• **Problem requirements**:
Every entry below is to be retyped exactly as it stands.

• **Available data**:
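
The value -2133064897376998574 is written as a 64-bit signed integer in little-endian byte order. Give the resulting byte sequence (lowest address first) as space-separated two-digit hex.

Two's complement of -2133064897376998574 in 64 bits: 2133064897376998574 = 0x1D9A2B390302D4AE; invert → 0xE265D4C6FCFD2B51; add 1 → 0xE265D4C6FCFD2B52.
Split into bytes (most-significant first): E2 65 D4 C6 FC FD 2B 52.
In little-endian order the low byte comes first in memory.
So at ascending addresses the bytes are 52 2B FD FC C6 D4 65 E2.

52 2B FD FC C6 D4 65 E2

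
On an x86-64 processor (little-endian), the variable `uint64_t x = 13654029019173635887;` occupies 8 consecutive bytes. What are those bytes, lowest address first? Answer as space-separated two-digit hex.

13654029019173635887 in hexadecimal, padded to 64 bits, is 0xBD7CDB0D00B8472F.
Split into bytes (most-significant first): BD 7C DB 0D 00 B8 47 2F.
Little-endian stores the least-significant byte at the lowest address.
So at ascending addresses the bytes are 2F 47 B8 00 0D DB 7C BD.

2F 47 B8 00 0D DB 7C BD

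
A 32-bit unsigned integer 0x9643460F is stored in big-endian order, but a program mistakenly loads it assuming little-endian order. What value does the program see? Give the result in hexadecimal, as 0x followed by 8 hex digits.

0x0F464396

Stored big-endian, the bytes at ascending addresses are 96 43 46 0F.
Read back as little-endian, the first byte is least significant, giving 0x0F464396.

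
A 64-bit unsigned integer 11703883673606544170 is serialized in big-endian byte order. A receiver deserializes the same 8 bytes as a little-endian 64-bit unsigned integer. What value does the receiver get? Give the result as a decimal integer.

11703883673606544170 in 64-bit hexadecimal is 0xA26C8C30F9CFDB2A.
Stored big-endian, the bytes at ascending addresses are A2 6C 8C 30 F9 CF DB 2A.
Read back as little-endian, the first byte is least significant, giving 0x2ADBCFF9308C6CA2.
0x2ADBCFF9308C6CA2 = 3088290638660922530.

3088290638660922530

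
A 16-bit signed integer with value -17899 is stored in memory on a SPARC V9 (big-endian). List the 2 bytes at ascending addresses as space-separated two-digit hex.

Two's complement of -17899 in 16 bits: 17899 = 0x45EB; invert → 0xBA14; add 1 → 0xBA15.
Split into bytes (most-significant first): BA 15.
Big-endian: lowest address holds the most-significant byte.
So the memory order matches the most-significant-first order: BA 15.

BA 15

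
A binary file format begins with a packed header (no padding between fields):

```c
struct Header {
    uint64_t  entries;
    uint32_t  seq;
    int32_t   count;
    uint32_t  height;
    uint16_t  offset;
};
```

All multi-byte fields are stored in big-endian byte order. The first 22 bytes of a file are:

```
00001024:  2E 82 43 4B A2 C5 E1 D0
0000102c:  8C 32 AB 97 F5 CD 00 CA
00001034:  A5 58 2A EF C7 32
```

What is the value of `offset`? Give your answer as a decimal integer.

50994

`offset` follows `entries` (8 B), `seq` (4 B), `count` (4 B), `height` (4 B), so it starts at offset 8 + 4 + 4 + 4 = 20 and occupies 2 bytes.
Bytes at offsets 20..21: C7 32.
In big-endian order the high byte comes first in memory.
The bytes are already most-significant first: 0xC732.
0xC732 = 50994.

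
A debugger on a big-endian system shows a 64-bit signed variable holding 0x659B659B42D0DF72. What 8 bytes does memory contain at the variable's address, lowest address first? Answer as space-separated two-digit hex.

Split into bytes (most-significant first): 65 9B 65 9B 42 D0 DF 72.
In big-endian order the high byte comes first in memory.
So the memory order matches the most-significant-first order: 65 9B 65 9B 42 D0 DF 72.

65 9B 65 9B 42 D0 DF 72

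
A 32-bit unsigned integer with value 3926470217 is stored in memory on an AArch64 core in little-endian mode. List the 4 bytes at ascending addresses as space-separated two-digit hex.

3926470217 in hexadecimal, padded to 32 bits, is 0xEA092E49.
Split into bytes (most-significant first): EA 09 2E 49.
In little-endian order the low byte comes first in memory.
So at ascending addresses the bytes are 49 2E 09 EA.

49 2E 09 EA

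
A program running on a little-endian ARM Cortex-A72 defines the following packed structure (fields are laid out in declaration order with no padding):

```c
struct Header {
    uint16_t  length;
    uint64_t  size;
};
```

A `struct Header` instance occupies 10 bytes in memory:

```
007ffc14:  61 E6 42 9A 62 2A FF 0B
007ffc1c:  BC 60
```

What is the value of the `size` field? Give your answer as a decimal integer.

`size` follows `length` (2 bytes), so it starts at byte offset 2 and occupies 8 bytes.
Bytes at offsets 2..9: 42 9A 62 2A FF 0B BC 60.
In little-endian order the low byte comes first in memory.
Reassemble most-significant byte first: 60 BC 0B FF 2A 62 9A 42 → 0x60BC0BFF2A629A42.
0x60BC0BFF2A629A42 = 6970459513818356290.

6970459513818356290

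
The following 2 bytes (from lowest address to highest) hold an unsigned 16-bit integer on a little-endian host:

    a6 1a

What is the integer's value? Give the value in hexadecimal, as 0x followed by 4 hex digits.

0x1AA6

Little-endian: lowest address holds the least-significant byte.
Reassemble most-significant byte first: 1A A6 → 0x1AA6.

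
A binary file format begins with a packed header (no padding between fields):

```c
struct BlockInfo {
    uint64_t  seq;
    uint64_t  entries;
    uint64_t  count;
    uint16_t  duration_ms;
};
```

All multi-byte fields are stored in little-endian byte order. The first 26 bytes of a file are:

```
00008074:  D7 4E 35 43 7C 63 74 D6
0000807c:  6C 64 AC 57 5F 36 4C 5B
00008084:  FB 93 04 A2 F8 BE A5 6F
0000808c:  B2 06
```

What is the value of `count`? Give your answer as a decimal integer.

`count` follows `seq` (8 B), `entries` (8 B), so it starts at offset 8 + 8 = 16 and occupies 8 bytes.
Bytes at offsets 16..23: FB 93 04 A2 F8 BE A5 6F.
In little-endian order the low byte comes first in memory.
Reassemble most-significant byte first: 6F A5 BE F8 A2 04 93 FB → 0x6FA5BEF8A20493FB.
0x6FA5BEF8A20493FB = 8045046284446635003.

8045046284446635003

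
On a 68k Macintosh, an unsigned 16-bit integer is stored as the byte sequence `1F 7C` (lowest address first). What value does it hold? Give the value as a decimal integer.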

• **Reply**:
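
The value -2133064897376998574 is written as a 64-bit signed integer in little-endian byte order. Give the resulting byte sequence (lowest address first) as space-separated two-digit hex.

Two's complement of -2133064897376998574 in 64 bits: 2133064897376998574 = 0x1D9A2B390302D4AE; invert → 0xE265D4C6FCFD2B51; add 1 → 0xE265D4C6FCFD2B52.
Split into bytes (most-significant first): E2 65 D4 C6 FC FD 2B 52.
In little-endian order the low byte comes first in memory.
So at ascending addresses the bytes are 52 2B FD FC C6 D4 65 E2.

52 2B FD FC C6 D4 65 E2

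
On an x86-64 processor (little-endian), the variable `uint64_t x = 13654029019173635887;` occupies 8 consecutive bytes. What are those bytes, lowest address first? Answer as space-separated two-digit hex.

13654029019173635887 in hexadecimal, padded to 64 bits, is 0xBD7CDB0D00B8472F.
Split into bytes (most-significant first): BD 7C DB 0D 00 B8 47 2F.
Little-endian stores the least-significant byte at the lowest address.
So at ascending addresses the bytes are 2F 47 B8 00 0D DB 7C BD.

2F 47 B8 00 0D DB 7C BD

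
A 32-bit unsigned integer 0x9643460F is stored in big-endian order, but a program mistakenly loads it assuming little-endian order. What value does the program see? Give the result in hexadecimal, as 0x followed by 8 hex digits.

0x0F464396

Stored big-endian, the bytes at ascending addresses are 96 43 46 0F.
Read back as little-endian, the first byte is least significant, giving 0x0F464396.

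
A 64-bit unsigned integer 11703883673606544170 is serialized in big-endian byte order. A receiver deserializes the same 8 bytes as a little-endian 64-bit unsigned integer. What value does the receiver get? Give the result as a decimal integer.

11703883673606544170 in 64-bit hexadecimal is 0xA26C8C30F9CFDB2A.
Stored big-endian, the bytes at ascending addresses are A2 6C 8C 30 F9 CF DB 2A.
Read back as little-endian, the first byte is least significant, giving 0x2ADBCFF9308C6CA2.
0x2ADBCFF9308C6CA2 = 3088290638660922530.

3088290638660922530

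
A 16-bit signed integer with value -17899 is stored in memory on a SPARC V9 (big-endian). List the 2 bytes at ascending addresses as space-separated two-digit hex.

Two's complement of -17899 in 16 bits: 17899 = 0x45EB; invert → 0xBA14; add 1 → 0xBA15.
Split into bytes (most-significant first): BA 15.
Big-endian: lowest address holds the most-significant byte.
So the memory order matches the most-significant-first order: BA 15.

BA 15

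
A binary file format begins with a packed header (no padding between fields):

```c
struct Header {
    uint64_t  entries;
    uint32_t  seq;
    int32_t   count;
    uint32_t  height;
    uint16_t  offset;
};
```

All multi-byte fields are stored in big-endian byte order. The first 22 bytes of a file are:

```
00001024:  2E 82 43 4B A2 C5 E1 D0
0000102c:  8C 32 AB 97 F5 CD 00 CA
00001034:  A5 58 2A EF C7 32
```

What is the value of `offset`? Give your answer as a decimal integer.

50994

`offset` follows `entries` (8 B), `seq` (4 B), `count` (4 B), `height` (4 B), so it starts at offset 8 + 4 + 4 + 4 = 20 and occupies 2 bytes.
Bytes at offsets 20..21: C7 32.
In big-endian order the high byte comes first in memory.
The bytes are already most-significant first: 0xC732.
0xC732 = 50994.

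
A debugger on a big-endian system shows a 64-bit signed variable holding 0x659B659B42D0DF72. What 8 bytes does memory contain at the variable's address, lowest address first? Answer as space-separated two-digit hex.

Split into bytes (most-significant first): 65 9B 65 9B 42 D0 DF 72.
In big-endian order the high byte comes first in memory.
So the memory order matches the most-significant-first order: 65 9B 65 9B 42 D0 DF 72.

65 9B 65 9B 42 D0 DF 72

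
A 32-bit unsigned integer with value 3926470217 is stored in memory on an AArch64 core in little-endian mode. List the 4 bytes at ascending addresses as space-separated two-digit hex.

3926470217 in hexadecimal, padded to 32 bits, is 0xEA092E49.
Split into bytes (most-significant first): EA 09 2E 49.
In little-endian order the low byte comes first in memory.
So at ascending addresses the bytes are 49 2E 09 EA.

49 2E 09 EA

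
A program running on a little-endian ARM Cortex-A72 defines the following packed structure (fields are laid out in declaration order with no padding):

```c
struct Header {
    uint16_t  length;
    uint64_t  size;
};
```

A `struct Header` instance occupies 10 bytes in memory:

```
007ffc14:  61 E6 42 9A 62 2A FF 0B
007ffc1c:  BC 60
```

What is the value of the `size` field? Give your answer as a decimal integer.

`size` follows `length` (2 bytes), so it starts at byte offset 2 and occupies 8 bytes.
Bytes at offsets 2..9: 42 9A 62 2A FF 0B BC 60.
In little-endian order the low byte comes first in memory.
Reassemble most-significant byte first: 60 BC 0B FF 2A 62 9A 42 → 0x60BC0BFF2A629A42.
0x60BC0BFF2A629A42 = 6970459513818356290.

6970459513818356290

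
The following 2 bytes (from lowest address to highest) hold an unsigned 16-bit integer on a little-endian host:

    a6 1a

What is the integer's value? Give the value in hexadecimal, as 0x followed by 4 hex digits.

0x1AA6

Little-endian: lowest address holds the least-significant byte.
Reassemble most-significant byte first: 1A A6 → 0x1AA6.

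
A binary file format begins with a packed header (no padding between fields):

```c
struct BlockInfo {
    uint64_t  seq;
    uint64_t  entries;
    uint64_t  count;
    uint16_t  duration_ms;
};
```

All multi-byte fields are stored in little-endian byte order. The first 26 bytes of a file are:

```
00008074:  D7 4E 35 43 7C 63 74 D6
0000807c:  6C 64 AC 57 5F 36 4C 5B
00008084:  FB 93 04 A2 F8 BE A5 6F
0000808c:  B2 06
```

What is the value of `count`? Give your answer as a decimal integer.

`count` follows `seq` (8 B), `entries` (8 B), so it starts at offset 8 + 8 = 16 and occupies 8 bytes.
Bytes at offsets 16..23: FB 93 04 A2 F8 BE A5 6F.
In little-endian order the low byte comes first in memory.
Reassemble most-significant byte first: 6F A5 BE F8 A2 04 93 FB → 0x6FA5BEF8A20493FB.
0x6FA5BEF8A20493FB = 8045046284446635003.

8045046284446635003

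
On a 68k Macintosh, an unsigned 16-bit integer is stored as the byte sequence `1F 7C` (lowest address first). What value does it hold? Give the value as a decimal integer.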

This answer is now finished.